Saved data entries
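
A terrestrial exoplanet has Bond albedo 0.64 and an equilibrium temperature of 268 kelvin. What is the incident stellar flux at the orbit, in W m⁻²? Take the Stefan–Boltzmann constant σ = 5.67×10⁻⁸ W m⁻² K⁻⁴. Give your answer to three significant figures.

3250 W m⁻²

From S(1−α)/4 = σT⁴: S = 4σT⁴/(1−α).
σT⁴ = 5.67×10⁻⁸·(268)⁴ = 292.5 W m⁻².
S = 4·292.5/0.36 = 3250 W m⁻².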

PROMPT: Repeat every record exactly as written, please.

RESPONSE FOR THIS EXERCISE:
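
A terrestrial exoplanet has Bond albedo 0.64 and an equilibrium temperature of 268 kelvin. What is the incident stellar flux at the orbit, in W m⁻²? Take the Stefan–Boltzmann constant σ = 5.67×10⁻⁸ W m⁻² K⁻⁴. Give your answer to three significant figures.

3250 W m⁻²

From S(1−α)/4 = σT⁴: S = 4σT⁴/(1−α).
σT⁴ = 5.67×10⁻⁸·(268)⁴ = 292.5 W m⁻².
S = 4·292.5/0.36 = 3250 W m⁻².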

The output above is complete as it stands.